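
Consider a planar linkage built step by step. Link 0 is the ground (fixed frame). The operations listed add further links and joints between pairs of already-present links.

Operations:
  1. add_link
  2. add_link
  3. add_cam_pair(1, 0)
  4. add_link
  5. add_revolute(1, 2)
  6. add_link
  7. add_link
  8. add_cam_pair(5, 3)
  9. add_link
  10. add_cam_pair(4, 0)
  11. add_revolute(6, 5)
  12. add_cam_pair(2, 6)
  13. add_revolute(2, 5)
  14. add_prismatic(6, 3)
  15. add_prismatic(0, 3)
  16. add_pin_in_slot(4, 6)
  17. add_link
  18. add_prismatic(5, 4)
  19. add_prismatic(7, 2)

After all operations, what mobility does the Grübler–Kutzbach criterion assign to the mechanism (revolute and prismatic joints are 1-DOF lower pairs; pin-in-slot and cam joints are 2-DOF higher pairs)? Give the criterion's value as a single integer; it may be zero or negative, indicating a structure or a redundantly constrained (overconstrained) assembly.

L=1 J1=0 J2=0
add link → L=2 J1=0 J2=0
add link → L=3 J1=0 J2=0
C@1,0 dof=2 J2 → L=3 J1=0 J2=1
add link → L=4 J1=0 J2=1
R@1,2 dof=1 J1 → L=4 J1=1 J2=1
add link → L=5 J1=1 J2=1
add link → L=6 J1=1 J2=1
C@5,3 dof=2 J2 → L=6 J1=1 J2=2
add link → L=7 J1=1 J2=2
C@4,0 dof=2 J2 → L=7 J1=1 J2=3
R@6,5 dof=1 J1 → L=7 J1=2 J2=3
C@2,6 dof=2 J2 → L=7 J1=2 J2=4
R@2,5 dof=1 J1 → L=7 J1=3 J2=4
P@6,3 dof=1 J1 → L=7 J1=4 J2=4
P@0,3 dof=1 J1 → L=7 J1=5 J2=4
PS@4,6 dof=2 J2 → L=7 J1=5 J2=5
add link → L=8 J1=5 J2=5
P@5,4 dof=1 J1 → L=8 J1=6 J2=5
P@7,2 dof=1 J1 → L=8 J1=7 J2=5
M=3(L−1)−2J1−J2=3·7−2·7−5=2

M = 2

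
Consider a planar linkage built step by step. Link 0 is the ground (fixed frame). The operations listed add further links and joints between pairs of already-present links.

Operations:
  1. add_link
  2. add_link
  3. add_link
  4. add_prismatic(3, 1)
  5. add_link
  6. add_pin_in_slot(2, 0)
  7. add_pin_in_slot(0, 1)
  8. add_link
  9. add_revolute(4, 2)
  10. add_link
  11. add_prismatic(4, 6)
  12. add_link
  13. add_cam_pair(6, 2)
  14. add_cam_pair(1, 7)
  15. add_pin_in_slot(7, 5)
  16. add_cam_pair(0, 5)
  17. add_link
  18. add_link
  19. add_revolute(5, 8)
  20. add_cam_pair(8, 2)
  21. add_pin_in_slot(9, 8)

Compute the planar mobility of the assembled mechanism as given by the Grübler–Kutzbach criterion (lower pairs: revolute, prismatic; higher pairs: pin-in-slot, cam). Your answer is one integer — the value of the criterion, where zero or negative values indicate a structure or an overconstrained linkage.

M = 11

link 0 = ground. State L|J1|J2 = 1|0|0
+link1  2|0|0
+link2  3|0|0
+link3  4|0|0
P(3,1) f=1→J1  4|1|0
+link4  5|1|0
PS(2,0) f=2→J2  5|1|1
PS(0,1) f=2→J2  5|1|2
+link5  6|1|2
R(4,2) f=1→J1  6|2|2
+link6  7|2|2
P(4,6) f=1→J1  7|3|2
+link7  8|3|2
C(6,2) f=2→J2  8|3|3
C(1,7) f=2→J2  8|3|4
PS(7,5) f=2→J2  8|3|5
C(0,5) f=2→J2  8|3|6
+link8  9|3|6
+link9  10|3|6
R(5,8) f=1→J1  10|4|6
C(8,2) f=2→J2  10|4|7
PS(9,8) f=2→J2  10|4|8
M = 3(10−1)−2·4−8 = 27−8−8 = 11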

________________________________________

- [What the exercise asks]:
Print every record above exactly as it stands.

- [Problem solution]:
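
Consider a planar linkage built step by step. Link 0 is the ground (fixed frame). The operations listed add further links and joints between pairs of already-present links.

Operations:
  1. add_link
  2. add_link
  3. add_cam_pair(1, 0)
  4. add_link
  5. add_revolute(1, 2)
  6. add_link
  7. add_link
  8. add_cam_pair(5, 3)
  9. add_link
  10. add_cam_pair(4, 0)
  11. add_revolute(6, 5)
  12. add_cam_pair(2, 6)
  13. add_revolute(2, 5)
  14. add_prismatic(6, 3)
  15. add_prismatic(0, 3)
  16. add_pin_in_slot(4, 6)
  17. add_link
  18. add_prismatic(5, 4)
  19. add_prismatic(7, 2)

After all operations, what mobility does the Grübler–Kutzbach criterion assign to the mechanism (revolute and prismatic joints are 1-DOF lower pairs; pin-in-slot and cam joints are 2-DOF higher pairs)? Give the criterion's value as a single integer; it may be zero or negative, indicating a structure or a redundantly constrained (overconstrained) assembly.

L=1 J1=0 J2=0
add link → L=2 J1=0 J2=0
add link → L=3 J1=0 J2=0
C@1,0 dof=2 J2 → L=3 J1=0 J2=1
add link → L=4 J1=0 J2=1
R@1,2 dof=1 J1 → L=4 J1=1 J2=1
add link → L=5 J1=1 J2=1
add link → L=6 J1=1 J2=1
C@5,3 dof=2 J2 → L=6 J1=1 J2=2
add link → L=7 J1=1 J2=2
C@4,0 dof=2 J2 → L=7 J1=1 J2=3
R@6,5 dof=1 J1 → L=7 J1=2 J2=3
C@2,6 dof=2 J2 → L=7 J1=2 J2=4
R@2,5 dof=1 J1 → L=7 J1=3 J2=4
P@6,3 dof=1 J1 → L=7 J1=4 J2=4
P@0,3 dof=1 J1 → L=7 J1=5 J2=4
PS@4,6 dof=2 J2 → L=7 J1=5 J2=5
add link → L=8 J1=5 J2=5
P@5,4 dof=1 J1 → L=8 J1=6 J2=5
P@7,2 dof=1 J1 → L=8 J1=7 J2=5
M=3(L−1)−2J1−J2=3·7−2·7−5=2

M = 2

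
Consider a planar linkage built step by step. Link 0 is the ground (fixed frame). The operations listed add further links and joints between pairs of already-present links.

Operations:
  1. add_link
  2. add_link
  3. add_link
  4. add_prismatic(3, 1)
  5. add_link
  6. add_pin_in_slot(2, 0)
  7. add_pin_in_slot(0, 1)
  8. add_link
  9. add_revolute(4, 2)
  10. add_link
  11. add_prismatic(4, 6)
  12. add_link
  13. add_cam_pair(6, 2)
  14. add_cam_pair(1, 7)
  15. add_pin_in_slot(7, 5)
  16. add_cam_pair(0, 5)
  17. add_link
  18. add_link
  19. add_revolute(5, 8)
  20. add_cam_pair(8, 2)
  21. add_pin_in_slot(9, 8)

Compute the planar mobility of the assembled mechanism as given by the Grübler–Kutzbach criterion (lower pairs: revolute, prismatic; higher pairs: pin-in-slot, cam). Your answer is one integer — the value of the criterion, where zero or negative values indicate a structure or an overconstrained linkage.

M = 11

link 0 = ground. State L|J1|J2 = 1|0|0
+link1  2|0|0
+link2  3|0|0
+link3  4|0|0
P(3,1) f=1→J1  4|1|0
+link4  5|1|0
PS(2,0) f=2→J2  5|1|1
PS(0,1) f=2→J2  5|1|2
+link5  6|1|2
R(4,2) f=1→J1  6|2|2
+link6  7|2|2
P(4,6) f=1→J1  7|3|2
+link7  8|3|2
C(6,2) f=2→J2  8|3|3
C(1,7) f=2→J2  8|3|4
PS(7,5) f=2→J2  8|3|5
C(0,5) f=2→J2  8|3|6
+link8  9|3|6
+link9  10|3|6
R(5,8) f=1→J1  10|4|6
C(8,2) f=2→J2  10|4|7
PS(9,8) f=2→J2  10|4|8
M = 3(10−1)−2·4−8 = 27−8−8 = 11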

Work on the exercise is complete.